[Saved data entries]
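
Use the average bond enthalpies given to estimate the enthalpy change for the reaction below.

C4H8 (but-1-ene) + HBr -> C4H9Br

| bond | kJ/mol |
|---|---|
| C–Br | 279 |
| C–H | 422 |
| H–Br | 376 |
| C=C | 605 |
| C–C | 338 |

ΔH ≈ −58 kJ

Bonds broken (reactants):
  C–C: 2 × 338 = 676
  C–H: 8 × 422 = 3376
  C=C: 1 × 605 = 605
  H–Br: 1 × 376 = 376
  Σ(broken) = 5033 kJ
Bonds formed (products):
  C–Br: 1 × 279 = 279
  C–C: 3 × 338 = 1014
  C–H: 9 × 422 = 3798
  Σ(formed) = 5091 kJ
ΔH = Σ(broken) − Σ(formed) = 5033 − 5091 = −58 kJ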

WHAT YOU NEED TO DO — Repeat the whole of the data above exactly as it appears.

RESPONSE AREA —
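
Use the average bond enthalpies given to estimate the enthalpy change for the reaction below.

C4H8 (but-1-ene) + HBr -> C4H9Br

| bond | kJ/mol |
|---|---|
| C–Br | 279 |
| C–H | 422 |
| H–Br | 376 |
| C=C | 605 |
| C–C | 338 |

ΔH ≈ −58 kJ

Bonds broken (reactants):
  C–C: 2 × 338 = 676
  C–H: 8 × 422 = 3376
  C=C: 1 × 605 = 605
  H–Br: 1 × 376 = 376
  Σ(broken) = 5033 kJ
Bonds formed (products):
  C–Br: 1 × 279 = 279
  C–C: 3 × 338 = 1014
  C–H: 9 × 422 = 3798
  Σ(formed) = 5091 kJ
ΔH = Σ(broken) − Σ(formed) = 5033 − 5091 = −58 kJ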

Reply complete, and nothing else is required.